## DIRECTIONS FOR THIS TASK
All records shown below should be given again, character for character.

## Stored items
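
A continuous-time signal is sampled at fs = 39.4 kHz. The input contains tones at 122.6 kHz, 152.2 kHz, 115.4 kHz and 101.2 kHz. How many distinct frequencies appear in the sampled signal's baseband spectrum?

4

fs/2 = 19.7 kHz.
122.6 kHz mod fs = 4.4 kHz.
4.4 kHz ≤ fs/2 = 19.7 kHz, appears at 4.4 kHz.
152.2 kHz mod fs = 34 kHz.
34 kHz > fs/2 = 19.7 kHz, folds to fs − 34 kHz = 5.4 kHz.
115.4 kHz mod fs = 36.6 kHz.
36.6 kHz > fs/2 = 19.7 kHz, folds to fs − 36.6 kHz = 2.8 kHz.
101.2 kHz mod fs = 22.4 kHz.
22.4 kHz > fs/2 = 19.7 kHz, folds to fs − 22.4 kHz = 17 kHz.
Distinct values: {2.8 kHz, 4.4 kHz, 5.4 kHz, 17 kHz} → 4.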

## WRITTEN REPLY
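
A continuous-time signal is sampled at fs = 39.4 kHz. The input contains tones at 122.6 kHz, 152.2 kHz, 115.4 kHz and 101.2 kHz. How many distinct frequencies appear in the sampled signal's baseband spectrum?

4

fs/2 = 19.7 kHz.
122.6 kHz mod fs = 4.4 kHz.
4.4 kHz ≤ fs/2 = 19.7 kHz, appears at 4.4 kHz.
152.2 kHz mod fs = 34 kHz.
34 kHz > fs/2 = 19.7 kHz, folds to fs − 34 kHz = 5.4 kHz.
115.4 kHz mod fs = 36.6 kHz.
36.6 kHz > fs/2 = 19.7 kHz, folds to fs − 36.6 kHz = 2.8 kHz.
101.2 kHz mod fs = 22.4 kHz.
22.4 kHz > fs/2 = 19.7 kHz, folds to fs − 22.4 kHz = 17 kHz.
Distinct values: {2.8 kHz, 4.4 kHz, 5.4 kHz, 17 kHz} → 4.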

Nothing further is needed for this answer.